(Dataset entries)
________

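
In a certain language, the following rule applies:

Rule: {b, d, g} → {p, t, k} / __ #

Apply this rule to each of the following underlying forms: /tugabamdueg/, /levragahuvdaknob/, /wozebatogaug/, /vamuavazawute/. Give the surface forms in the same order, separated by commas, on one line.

tugabamduek, levragahuvdaknop, wozebatogauk, vamuavazawute

/tugabamdueg/: /g/ is a voiced stop in word-final position, so it devoices to [k]. → [tugabamduek].
/levragahuvdaknob/: /b/ is a voiced stop in word-final position, so it devoices to [p]. → [levragahuvdaknop].
/wozebatogaug/: /g/ is a voiced stop in word-final position, so it devoices to [k]. → [wozebatogauk].
/vamuavazawute/: the rule's environment is not met; surfaces unchanged as [vamuavazawute].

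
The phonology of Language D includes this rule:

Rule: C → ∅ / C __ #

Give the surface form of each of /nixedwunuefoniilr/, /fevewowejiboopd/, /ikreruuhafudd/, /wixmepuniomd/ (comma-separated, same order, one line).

/nixedwunuefoniilr/: /r/ is the second consonant of a word-final cluster /lr/, so it deletes. → [nixedwunuefoniil].
/fevewowejiboopd/: /d/ is the second consonant of a word-final cluster /pd/, so it deletes. → [fevewowejiboop].
/ikreruuhafudd/: /d/ is the second consonant of a word-final cluster /dd/, so it deletes. → [ikreruuhafud].
/wixmepuniomd/: /d/ is the second consonant of a word-final cluster /md/, so it deletes. → [wixmepuniom].

nixedwunuefoniil, fevewowejiboop, ikreruuhafud, wixmepuniom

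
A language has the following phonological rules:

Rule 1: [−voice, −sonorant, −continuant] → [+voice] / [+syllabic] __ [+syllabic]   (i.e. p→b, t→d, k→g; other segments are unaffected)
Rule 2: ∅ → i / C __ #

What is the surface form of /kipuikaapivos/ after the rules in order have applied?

kibuigaabivosi

Rule 1 (intervocalic voicing): /p/ is a voiceless stop between vowels /i/ and /u/, so it voices to [b]. /k/ is a voiceless stop between vowels /i/ and /a/, so it voices to [g]. /p/ is a voiceless stop between vowels /a/ and /i/, so it voices to [b]. /kipuikaapivos/ → kibuigaabivos.
Rule 2 (final i-epenthesis): the form ends in the consonant /s/, so [i] is inserted word-finally. /kibuigaabivos/ → kibuigaabivosi.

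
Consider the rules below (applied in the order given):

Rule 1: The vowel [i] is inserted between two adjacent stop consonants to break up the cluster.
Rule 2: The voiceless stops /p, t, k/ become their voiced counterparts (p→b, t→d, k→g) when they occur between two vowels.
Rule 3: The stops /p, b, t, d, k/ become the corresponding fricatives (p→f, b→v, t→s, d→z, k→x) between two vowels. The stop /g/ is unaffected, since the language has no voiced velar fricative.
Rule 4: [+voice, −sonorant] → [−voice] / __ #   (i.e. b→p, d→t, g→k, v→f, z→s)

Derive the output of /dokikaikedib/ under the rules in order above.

Rule 1 (stop-cluster i-epenthesis): no segment meets the environment; /dokikaikedib/ is unchanged.
Rule 2 (intervocalic voicing): /k/ is a voiceless stop between vowels /o/ and /i/, so it voices to [g]. /k/ is a voiceless stop between vowels /i/ and /a/, so it voices to [g]. /k/ is a voiceless stop between vowels /i/ and /e/, so it voices to [g]. /dokikaikedib/ → dogigaigedib.
Rule 3 (intervocalic spirantization): /d/ is a stop between vowels /e/ and /i/, so it spirantizes to the fricative [z]. /dogigaigedib/ → dogigaigezib.
Rule 4 (final devoicing): /b/ is a voiced obstruent in word-final position, so it devoices to [p]. /dogigaigezib/ → dogigaigezip.

dogigaigezip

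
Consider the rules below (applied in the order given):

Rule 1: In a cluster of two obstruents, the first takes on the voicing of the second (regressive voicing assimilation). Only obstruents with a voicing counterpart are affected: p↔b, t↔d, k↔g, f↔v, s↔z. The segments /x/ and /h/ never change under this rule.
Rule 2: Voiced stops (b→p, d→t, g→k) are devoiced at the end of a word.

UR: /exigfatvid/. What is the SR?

Rule 1 (regressive voicing assimilation): /g/ precedes the voiceless obstruent /f/, so it devoices to [k] by assimilation. /t/ precedes the voiced obstruent /v/, so it voices to [d] by assimilation. /exigfatvid/ → exikfadvid.
Rule 2 (final devoicing): /d/ is a voiced stop in word-final position, so it devoices to [t]. /exikfadvid/ → exikfadvit.

exikfadvit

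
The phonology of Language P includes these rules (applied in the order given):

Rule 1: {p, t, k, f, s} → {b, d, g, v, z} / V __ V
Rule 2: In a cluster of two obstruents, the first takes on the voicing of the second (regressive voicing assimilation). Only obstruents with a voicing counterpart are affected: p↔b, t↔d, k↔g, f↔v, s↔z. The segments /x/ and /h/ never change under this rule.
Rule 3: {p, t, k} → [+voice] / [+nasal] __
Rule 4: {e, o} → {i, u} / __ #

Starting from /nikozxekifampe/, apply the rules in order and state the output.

Rule 1 (intervocalic voicing): /k/ is a voiceless obstruent between vowels /i/ and /o/, so it voices to [g]. /k/ is a voiceless obstruent between vowels /e/ and /i/, so it voices to [g]. /f/ is a voiceless obstruent between vowels /i/ and /a/, so it voices to [v]. /nikozxekifampe/ → nigozxegivampe.
Rule 2 (regressive voicing assimilation): /z/ precedes the voiceless obstruent /x/, so it devoices to [s] by assimilation. /nigozxegivampe/ → nigosxegivampe.
Rule 3 (post-nasal voicing): /p/ is a voiceless stop immediately after the nasal /m/, so it voices to [b]. /nigosxegivampe/ → nigosxegivambe.
Rule 4 (final vowel raising): /e/ is a mid vowel in word-final position, so it raises to [i]. /nigosxegivambe/ → nigosxegivambi.

nigosxegivambi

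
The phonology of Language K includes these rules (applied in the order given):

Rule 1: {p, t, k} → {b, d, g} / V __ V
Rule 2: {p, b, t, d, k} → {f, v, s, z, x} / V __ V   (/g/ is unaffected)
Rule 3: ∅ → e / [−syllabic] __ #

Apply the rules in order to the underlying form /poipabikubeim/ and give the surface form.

Rule 1 (intervocalic voicing): /p/ is a voiceless stop between vowels /i/ and /a/, so it voices to [b]. /k/ is a voiceless stop between vowels /i/ and /u/, so it voices to [g]. /poipabikubeim/ → poibabigubeim.
Rule 2 (intervocalic spirantization): /b/ is a stop between vowels /i/ and /a/, so it spirantizes to the fricative [v]. /b/ is a stop between vowels /a/ and /i/, so it spirantizes to the fricative [v]. /b/ is a stop between vowels /u/ and /e/, so it spirantizes to the fricative [v]. /poibabigubeim/ → poivaviguveim.
Rule 3 (final e-epenthesis): the form ends in the consonant /m/, so [e] is inserted word-finally. /poivaviguveim/ → poivaviguveime.

poivaviguveime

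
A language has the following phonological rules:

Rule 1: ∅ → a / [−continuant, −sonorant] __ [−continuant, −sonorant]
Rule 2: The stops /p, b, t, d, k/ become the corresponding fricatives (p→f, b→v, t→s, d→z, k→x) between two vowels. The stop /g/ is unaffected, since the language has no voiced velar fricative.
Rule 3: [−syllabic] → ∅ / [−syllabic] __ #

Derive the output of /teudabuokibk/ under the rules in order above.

Rule 1 (stop-cluster a-epenthesis): /b/ and /k/ form a stop–stop cluster, so [a] is inserted between them. /teudabuokibk/ → teudabuokibak.
Rule 2 (intervocalic spirantization): /d/ is a stop between vowels /u/ and /a/, so it spirantizes to the fricative [z]. /b/ is a stop between vowels /a/ and /u/, so it spirantizes to the fricative [v]. /k/ is a stop between vowels /o/ and /i/, so it spirantizes to the fricative [x]. /b/ is a stop between vowels /i/ and /a/, so it spirantizes to the fricative [v]. /teudabuokibak/ → teuzavuoxivak.
Rule 3 (final cluster simplification): no segment meets the environment; /teuzavuoxivak/ is unchanged.

teuzavuoxivak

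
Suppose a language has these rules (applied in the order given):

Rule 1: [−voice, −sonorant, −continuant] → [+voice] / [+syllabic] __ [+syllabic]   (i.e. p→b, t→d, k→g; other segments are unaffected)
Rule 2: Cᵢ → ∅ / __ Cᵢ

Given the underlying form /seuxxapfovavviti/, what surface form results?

seuxapfovavidi

Rule 1 (intervocalic voicing): /t/ is a voiceless stop between vowels /i/ and /i/, so it voices to [d]. /seuxxapfovavviti/ → seuxxapfovavvidi.
Rule 2 (degemination): /xx/ is a geminate; the first /x/ deletes. /vv/ is a geminate; the first /v/ deletes. /seuxxapfovavvidi/ → seuxapfovavidi.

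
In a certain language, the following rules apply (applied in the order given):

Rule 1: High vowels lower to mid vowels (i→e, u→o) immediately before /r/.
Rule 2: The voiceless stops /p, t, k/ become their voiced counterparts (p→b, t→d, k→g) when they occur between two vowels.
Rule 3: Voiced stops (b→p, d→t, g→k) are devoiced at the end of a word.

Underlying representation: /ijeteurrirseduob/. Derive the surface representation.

Rule 1 (pre-rhotic lowering): /u/ is a high vowel immediately before /r/, so it lowers to [o]. /i/ is a high vowel immediately before /r/, so it lowers to [e]. /ijeteurrirseduob/ → ijeteorrerseduob.
Rule 2 (intervocalic voicing): /t/ is a voiceless stop between vowels /e/ and /e/, so it voices to [d]. /ijeteorrerseduob/ → ijedeorrerseduob.
Rule 3 (final devoicing): /b/ is a voiced stop in word-final position, so it devoices to [p]. /ijedeorrerseduob/ → ijedeorrerseduop.

ijedeorrerseduop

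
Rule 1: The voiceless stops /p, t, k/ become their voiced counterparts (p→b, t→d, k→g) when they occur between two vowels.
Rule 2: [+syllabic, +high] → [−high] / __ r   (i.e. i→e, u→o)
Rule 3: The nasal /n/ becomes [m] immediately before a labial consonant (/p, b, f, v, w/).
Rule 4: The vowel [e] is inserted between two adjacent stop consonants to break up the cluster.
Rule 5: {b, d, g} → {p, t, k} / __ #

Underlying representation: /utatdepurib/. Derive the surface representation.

udatedeborip

Rule 1 (intervocalic voicing): /t/ is a voiceless stop between vowels /u/ and /a/, so it voices to [d]. /p/ is a voiceless stop between vowels /e/ and /u/, so it voices to [b]. /utatdepurib/ → udatdeburib.
Rule 2 (pre-rhotic lowering): /u/ is a high vowel immediately before /r/, so it lowers to [o]. /udatdeburib/ → udatdeborib.
Rule 3 (nasal place assimilation): no segment meets the environment; /udatdeborib/ is unchanged.
Rule 4 (stop-cluster e-epenthesis): /t/ and /d/ form a stop–stop cluster, so [e] is inserted between them. /udatdeborib/ → udatedeborib.
Rule 5 (final devoicing): /b/ is a voiced stop in word-final position, so it devoices to [p]. /udatedeborib/ → udatedeborip.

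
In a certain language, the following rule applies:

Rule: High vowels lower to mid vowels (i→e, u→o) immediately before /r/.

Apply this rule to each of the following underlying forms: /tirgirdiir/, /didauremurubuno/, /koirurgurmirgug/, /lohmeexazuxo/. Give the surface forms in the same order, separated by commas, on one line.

tergerdier, didaoremorubuno, koerorgormergug, lohmeexazuxo

/tirgirdiir/: /i/ is a high vowel immediately before /r/, so it lowers to [e]. /i/ is a high vowel immediately before /r/, so it lowers to [e]. /i/ is a high vowel immediately before /r/, so it lowers to [e]. → [tergerdier].
/didauremurubuno/: /u/ is a high vowel immediately before /r/, so it lowers to [o]. /u/ is a high vowel immediately before /r/, so it lowers to [o]. → [didaoremorubuno].
/koirurgurmirgug/: /i/ is a high vowel immediately before /r/, so it lowers to [e]. /u/ is a high vowel immediately before /r/, so it lowers to [o]. /u/ is a high vowel immediately before /r/, so it lowers to [o]. /i/ is a high vowel immediately before /r/, so it lowers to [e]. → [koerorgormergug].
/lohmeexazuxo/: the rule's environment is not met; surfaces unchanged as [lohmeexazuxo].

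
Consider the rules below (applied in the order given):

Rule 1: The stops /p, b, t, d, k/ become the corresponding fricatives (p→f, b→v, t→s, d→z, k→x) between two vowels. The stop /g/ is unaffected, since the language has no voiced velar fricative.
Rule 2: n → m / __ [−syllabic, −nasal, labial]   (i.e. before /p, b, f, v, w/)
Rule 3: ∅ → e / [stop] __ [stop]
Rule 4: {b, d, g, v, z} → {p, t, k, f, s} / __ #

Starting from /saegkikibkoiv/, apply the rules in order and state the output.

saegekixibekoif

Rule 1 (intervocalic spirantization): /k/ is a stop between vowels /i/ and /i/, so it spirantizes to the fricative [x]. /saegkikibkoiv/ → saegkixibkoiv.
Rule 2 (nasal place assimilation): no segment meets the environment; /saegkixibkoiv/ is unchanged.
Rule 3 (stop-cluster e-epenthesis): /g/ and /k/ form a stop–stop cluster, so [e] is inserted between them. /b/ and /k/ form a stop–stop cluster, so [e] is inserted between them. /saegkixibkoiv/ → saegekixibekoiv.
Rule 4 (final devoicing): /v/ is a voiced obstruent in word-final position, so it devoices to [f]. /saegekixibekoiv/ → saegekixibekoif.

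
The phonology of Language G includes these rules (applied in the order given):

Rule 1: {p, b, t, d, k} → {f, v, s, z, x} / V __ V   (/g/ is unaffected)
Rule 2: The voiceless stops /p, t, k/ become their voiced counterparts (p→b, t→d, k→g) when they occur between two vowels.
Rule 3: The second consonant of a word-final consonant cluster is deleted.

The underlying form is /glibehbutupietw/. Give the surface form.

Rule 1 (intervocalic spirantization): /b/ is a stop between vowels /i/ and /e/, so it spirantizes to the fricative [v]. /t/ is a stop between vowels /u/ and /u/, so it spirantizes to the fricative [s]. /p/ is a stop between vowels /u/ and /i/, so it spirantizes to the fricative [f]. /glibehbutupietw/ → glivehbusufietw.
Rule 2 (intervocalic voicing): no segment meets the environment; /glivehbusufietw/ is unchanged.
Rule 3 (final cluster simplification): /w/ is the second consonant of a word-final cluster /tw/, so it deletes. /glivehbusufietw/ → glivehbusufiet.

glivehbusufiet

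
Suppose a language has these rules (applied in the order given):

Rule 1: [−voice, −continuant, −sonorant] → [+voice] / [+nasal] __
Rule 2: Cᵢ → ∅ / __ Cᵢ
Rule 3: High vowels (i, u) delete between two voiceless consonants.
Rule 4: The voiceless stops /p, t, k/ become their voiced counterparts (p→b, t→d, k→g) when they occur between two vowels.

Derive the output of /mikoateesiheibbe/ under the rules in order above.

migoadeesheibe

Rule 1 (post-nasal voicing): no segment meets the environment; /mikoateesiheibbe/ is unchanged.
Rule 2 (degemination): /bb/ is a geminate; the first /b/ deletes. /mikoateesiheibbe/ → mikoateesiheibe.
Rule 3 (high vowel syncope): /i/ is a high vowel flanked by voiceless consonants /s/ and /h/, so it deletes. /mikoateesiheibe/ → mikoateesheibe.
Rule 4 (intervocalic voicing): /k/ is a voiceless stop between vowels /i/ and /o/, so it voices to [g]. /t/ is a voiceless stop between vowels /a/ and /e/, so it voices to [d]. /mikoateesheibe/ → migoadeesheibe.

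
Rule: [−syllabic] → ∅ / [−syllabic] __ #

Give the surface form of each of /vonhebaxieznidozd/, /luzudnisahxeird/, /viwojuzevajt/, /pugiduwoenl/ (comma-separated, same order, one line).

vonhebaxieznidoz, luzudnisahxeir, viwojuzevaj, pugiduwoen

/vonhebaxieznidozd/: /d/ is the second consonant of a word-final cluster /zd/, so it deletes. → [vonhebaxieznidoz].
/luzudnisahxeird/: /d/ is the second consonant of a word-final cluster /rd/, so it deletes. → [luzudnisahxeir].
/viwojuzevajt/: /t/ is the second consonant of a word-final cluster /jt/, so it deletes. → [viwojuzevaj].
/pugiduwoenl/: /l/ is the second consonant of a word-final cluster /nl/, so it deletes. → [pugiduwoen].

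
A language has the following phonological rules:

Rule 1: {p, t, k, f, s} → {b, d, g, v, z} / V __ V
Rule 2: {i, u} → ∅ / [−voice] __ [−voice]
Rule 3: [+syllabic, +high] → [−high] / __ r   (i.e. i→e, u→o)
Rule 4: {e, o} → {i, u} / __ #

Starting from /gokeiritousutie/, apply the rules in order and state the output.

gogeeridouzudii

Rule 1 (intervocalic voicing): /k/ is a voiceless obstruent between vowels /o/ and /e/, so it voices to [g]. /t/ is a voiceless obstruent between vowels /i/ and /o/, so it voices to [d]. /s/ is a voiceless obstruent between vowels /u/ and /u/, so it voices to [z]. /t/ is a voiceless obstruent between vowels /u/ and /i/, so it voices to [d]. /gokeiritousutie/ → gogeiridouzudie.
Rule 2 (high vowel syncope): no segment meets the environment; /gogeiridouzudie/ is unchanged.
Rule 3 (pre-rhotic lowering): /i/ is a high vowel immediately before /r/, so it lowers to [e]. /gogeiridouzudie/ → gogeeridouzudie.
Rule 4 (final vowel raising): /e/ is a mid vowel in word-final position, so it raises to [i]. /gogeeridouzudie/ → gogeeridouzudii.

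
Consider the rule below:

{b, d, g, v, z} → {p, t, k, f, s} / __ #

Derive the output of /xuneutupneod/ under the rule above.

/d/ is a voiced obstruent in word-final position, so it devoices to [t].
Surface form: [xuneutupneot].

xuneutupneot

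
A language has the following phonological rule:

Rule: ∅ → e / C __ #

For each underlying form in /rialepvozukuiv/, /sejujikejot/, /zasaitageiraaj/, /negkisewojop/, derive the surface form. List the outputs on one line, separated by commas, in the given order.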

________

Above are the entries. Copy exactly the part that opens with the line containing "Rule 3: The nasal" and closes with the line containing "Rule: High vowels", and no more.

→ Completed exercise
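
Rule 3: The nasal /n/ becomes [m] immediately before a labial consonant (/p, b, f, v, w/).
Rule 4: The vowel [e] is inserted between two adjacent stop consonants to break up the cluster.
Rule 5: {b, d, g} → {p, t, k} / __ #

Underlying representation: /utatdepurib/. Derive the surface representation.

udatedeborip

Rule 1 (intervocalic voicing): /t/ is a voiceless stop between vowels /u/ and /a/, so it voices to [d]. /p/ is a voiceless stop between vowels /e/ and /u/, so it voices to [b]. /utatdepurib/ → udatdeburib.
Rule 2 (pre-rhotic lowering): /u/ is a high vowel immediately before /r/, so it lowers to [o]. /udatdeburib/ → udatdeborib.
Rule 3 (nasal place assimilation): no segment meets the environment; /udatdeborib/ is unchanged.
Rule 4 (stop-cluster e-epenthesis): /t/ and /d/ form a stop–stop cluster, so [e] is inserted between them. /udatdeborib/ → udatedeborib.
Rule 5 (final devoicing): /b/ is a voiced stop in word-final position, so it devoices to [p]. /udatedeborib/ → udatedeborip.

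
In a certain language, the following rule applies:

Rule: High vowels lower to mid vowels (i→e, u→o) immediately before /r/.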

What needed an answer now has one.